Only the lines from the line containing "The phonology of Lhosa" to the end of the entries should be repeated, exactly as they appear.

:: Record set

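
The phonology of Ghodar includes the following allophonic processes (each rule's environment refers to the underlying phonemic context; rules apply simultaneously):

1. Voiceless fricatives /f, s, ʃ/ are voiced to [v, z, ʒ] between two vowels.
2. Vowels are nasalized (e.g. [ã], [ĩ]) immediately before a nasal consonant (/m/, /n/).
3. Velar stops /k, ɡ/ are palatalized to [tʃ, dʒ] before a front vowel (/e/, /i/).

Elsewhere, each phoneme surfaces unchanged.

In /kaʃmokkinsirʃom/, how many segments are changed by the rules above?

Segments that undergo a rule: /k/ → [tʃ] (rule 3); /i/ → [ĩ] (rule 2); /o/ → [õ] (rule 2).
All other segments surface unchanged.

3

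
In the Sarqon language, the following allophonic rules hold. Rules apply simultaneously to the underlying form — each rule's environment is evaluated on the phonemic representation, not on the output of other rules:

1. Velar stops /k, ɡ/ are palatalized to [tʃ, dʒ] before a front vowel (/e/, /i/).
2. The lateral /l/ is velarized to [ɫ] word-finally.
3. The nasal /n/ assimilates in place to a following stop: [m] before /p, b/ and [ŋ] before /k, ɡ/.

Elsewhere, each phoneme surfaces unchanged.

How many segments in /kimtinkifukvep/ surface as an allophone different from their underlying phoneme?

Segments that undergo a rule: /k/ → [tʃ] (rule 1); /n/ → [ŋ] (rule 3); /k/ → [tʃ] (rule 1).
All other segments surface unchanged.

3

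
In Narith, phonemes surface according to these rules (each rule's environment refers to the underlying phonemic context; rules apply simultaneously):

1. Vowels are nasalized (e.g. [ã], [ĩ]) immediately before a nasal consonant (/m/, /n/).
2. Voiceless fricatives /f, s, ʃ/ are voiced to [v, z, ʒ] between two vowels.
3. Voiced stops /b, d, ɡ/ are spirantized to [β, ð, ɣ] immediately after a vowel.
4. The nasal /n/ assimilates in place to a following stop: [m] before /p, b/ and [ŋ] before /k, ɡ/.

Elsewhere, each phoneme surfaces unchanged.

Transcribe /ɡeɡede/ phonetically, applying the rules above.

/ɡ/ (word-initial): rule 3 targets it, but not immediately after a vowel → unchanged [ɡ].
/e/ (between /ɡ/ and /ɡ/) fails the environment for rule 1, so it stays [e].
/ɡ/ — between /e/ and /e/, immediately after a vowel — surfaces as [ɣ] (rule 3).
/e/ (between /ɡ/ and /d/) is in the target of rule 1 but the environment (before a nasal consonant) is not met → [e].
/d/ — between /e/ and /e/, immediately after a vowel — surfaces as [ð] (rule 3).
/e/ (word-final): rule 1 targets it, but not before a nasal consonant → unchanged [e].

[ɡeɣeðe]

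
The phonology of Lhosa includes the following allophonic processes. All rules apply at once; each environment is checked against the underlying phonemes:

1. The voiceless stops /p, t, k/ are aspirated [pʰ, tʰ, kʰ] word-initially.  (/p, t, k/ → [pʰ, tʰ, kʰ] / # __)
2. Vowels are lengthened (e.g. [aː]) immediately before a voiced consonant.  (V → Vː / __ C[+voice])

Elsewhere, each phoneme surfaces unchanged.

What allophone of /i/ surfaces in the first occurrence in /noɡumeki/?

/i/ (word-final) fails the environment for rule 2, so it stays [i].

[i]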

::::

*Reply:*
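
The phonology of Lhosa includes the following allophonic processes. All rules apply at once; each environment is checked against the underlying phonemes:

1. The voiceless stops /p, t, k/ are aspirated [pʰ, tʰ, kʰ] word-initially.  (/p, t, k/ → [pʰ, tʰ, kʰ] / # __)
2. Vowels are lengthened (e.g. [aː]) immediately before a voiced consonant.  (V → Vː / __ C[+voice])

Elsewhere, each phoneme surfaces unchanged.

What allophone of /i/ surfaces in the first occurrence in /noɡumeki/?

/i/ (word-final) fails the environment for rule 2, so it stays [i].

[i]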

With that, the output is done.